— What the task asks —
Reproduce the entries that follow verbatim, down to the final line.

[[ Extracted material open ]]

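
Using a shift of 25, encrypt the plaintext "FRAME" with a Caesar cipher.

Step 1: For each letter, shift forward by 25 positions (mod 26).
  F (position 5) -> position (5+25) mod 26 = 4 -> E
  R (position 17) -> position (17+25) mod 26 = 16 -> Q
  A (position 0) -> position (0+25) mod 26 = 25 -> Z
  M (position 12) -> position (12+25) mod 26 = 11 -> L
  E (position 4) -> position (4+25) mod 26 = 3 -> D
Result: EQZLD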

[[ Extracted material closed ]]

— Written reply —
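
Using a shift of 25, encrypt the plaintext "FRAME" with a Caesar cipher.

Step 1: For each letter, shift forward by 25 positions (mod 26).
  F (position 5) -> position (5+25) mod 26 = 4 -> E
  R (position 17) -> position (17+25) mod 26 = 16 -> Q
  A (position 0) -> position (0+25) mod 26 = 25 -> Z
  M (position 12) -> position (12+25) mod 26 = 11 -> L
  E (position 4) -> position (4+25) mod 26 = 3 -> D
Result: EQZLD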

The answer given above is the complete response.